- Opening Delimiter -

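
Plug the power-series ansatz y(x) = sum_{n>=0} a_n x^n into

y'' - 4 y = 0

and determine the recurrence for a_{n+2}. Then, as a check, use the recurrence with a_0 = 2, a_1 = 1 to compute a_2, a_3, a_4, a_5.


Substitute y = sum_n a_n x^n into y'' + (const) y = 0.
y''(x) = sum_{n>=0} (n+2)(n+1) a_{n+2} x^n.
The ODE becomes sum_n [(n+2)(n+1) a_{n+2} - 4 a_n] x^n = 0.
Setting each coefficient to zero gives the recurrence:
  (n+2)(n+1) a_{n+2} - 4 a_n = 0,
  a_{n+2} = 4 / ((n+1)(n+2)) a_n.

Check with a_0 = 2, a_1 = 1 (apply the recurrence for n = 0, 1, 2, 3): a_0 = 2, a_1 = 1, a_2 = 4, a_3 = 2/3, a_4 = 4/3, a_5 = 2/15.

a_{n+2} = 4/((n+1)(n+2)) * a_n; check: a_0 = 2, a_1 = 1, a_2 = 4, a_3 = 2/3, a_4 = 4/3, a_5 = 2/15


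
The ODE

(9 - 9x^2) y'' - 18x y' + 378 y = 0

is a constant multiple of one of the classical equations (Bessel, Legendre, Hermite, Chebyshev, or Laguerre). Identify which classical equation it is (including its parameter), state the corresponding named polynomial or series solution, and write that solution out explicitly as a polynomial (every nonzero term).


All three coefficients share the factor 9; dividing through by 9 gives  (1 - x^2) y'' - 2x y' + 42 y = 0.
This matches the Legendre equation (1 - x^2) y'' - 2x y' + n(n+1) y = 0 (note the -2x y' term) with n(n+1) = 42, so n = 6; the polynomial solution is P_6(x).
With y = sum_k a_k x^k, matching x^k gives (k+2)(k+1) a_{k+2} = [k(k+1) - n(n+1)] a_k = (k - 6)(k + 7) a_k. The right side vanishes at k = 6, so the series with the parity of 6 terminates at degree 6.
Standard normalization (P_n(1) = 1): leading coefficient (2n)!/(2^n (n!)^2) = 479001600/(64*518400) = 231/16, so a_6 = 231/16. Work downward with a_k = (k+1)(k+2) a_{k+2} / ((k - 6)(k + 7)):
  a_4 = (5)(6)(231/16) / ((4 - 6)(4 + 7)) = (3465/8)/(-22) = -315/16
  a_2 = (3)(4)(-315/16) / ((2 - 6)(2 + 7)) = (-945/4)/(-36) = 105/16
  a_0 = (1)(2)(105/16) / ((0 - 6)(0 + 7)) = (105/8)/(-42) = -5/16
Hence P_6(x) = 231 x^6/16 - 315 x^4/16 + 105 x^2/16 - 5/16.

P_6(x); series = 231 x^6/16 - 315 x^4/16 + 105 x^2/16 - 5/16


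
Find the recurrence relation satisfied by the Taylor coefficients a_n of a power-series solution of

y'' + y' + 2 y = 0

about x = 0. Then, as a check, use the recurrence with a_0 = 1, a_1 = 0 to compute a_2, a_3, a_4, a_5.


Substitute y = sum_n a_n x^n.
y''(x) has coefficient (n+2)(n+1) a_{n+2} at x^n;
y'(x) has coefficient (n+1) a_{n+1} at x^n;
2 y(x) has coefficient 2 a_n at x^n.
Matching x^n: (n+2)(n+1) a_{n+2} + (n+1) a_{n+1} + 2 a_n = 0.
Thus a_{n+2} = [-(n+1) a_{n+1} - 2 a_n] / ((n+1)(n+2)).

Check with a_0 = 1, a_1 = 0 (apply the recurrence for n = 0, 1, 2, 3): a_0 = 1, a_1 = 0, a_2 = -1, a_3 = 1/3, a_4 = 1/12, a_5 = -1/20.

a_(n+2) = [-(n+1) a_(n+1) - 2 a_n] / ((n+1)(n+2)); check: a_0 = 1, a_1 = 0, a_2 = -1, a_3 = 1/3, a_4 = 1/12, a_5 = -1/20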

- Closing Delimiter -

* _INSTRUCTIONS FOR THE TASK_
Proceeding from the line containing "is a constant" through the line containing "y'' + y' + 2 y = 0", transcribe the lines above exactly, both end lines included.

* _SOLUTION TO THE PROBLEM_
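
is a constant multiple of one of the classical equations (Bessel, Legendre, Hermite, Chebyshev, or Laguerre). Identify which classical equation it is (including its parameter), state the corresponding named polynomial or series solution, and write that solution out explicitly as a polynomial (every nonzero term).


All three coefficients share the factor 9; dividing through by 9 gives  (1 - x^2) y'' - 2x y' + 42 y = 0.
This matches the Legendre equation (1 - x^2) y'' - 2x y' + n(n+1) y = 0 (note the -2x y' term) with n(n+1) = 42, so n = 6; the polynomial solution is P_6(x).
With y = sum_k a_k x^k, matching x^k gives (k+2)(k+1) a_{k+2} = [k(k+1) - n(n+1)] a_k = (k - 6)(k + 7) a_k. The right side vanishes at k = 6, so the series with the parity of 6 terminates at degree 6.
Standard normalization (P_n(1) = 1): leading coefficient (2n)!/(2^n (n!)^2) = 479001600/(64*518400) = 231/16, so a_6 = 231/16. Work downward with a_k = (k+1)(k+2) a_{k+2} / ((k - 6)(k + 7)):
  a_4 = (5)(6)(231/16) / ((4 - 6)(4 + 7)) = (3465/8)/(-22) = -315/16
  a_2 = (3)(4)(-315/16) / ((2 - 6)(2 + 7)) = (-945/4)/(-36) = 105/16
  a_0 = (1)(2)(105/16) / ((0 - 6)(0 + 7)) = (105/8)/(-42) = -5/16
Hence P_6(x) = 231 x^6/16 - 315 x^4/16 + 105 x^2/16 - 5/16.

P_6(x); series = 231 x^6/16 - 315 x^4/16 + 105 x^2/16 - 5/16


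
Find the recurrence relation satisfied by the Taylor coefficients a_n of a power-series solution of

y'' + y' + 2 y = 0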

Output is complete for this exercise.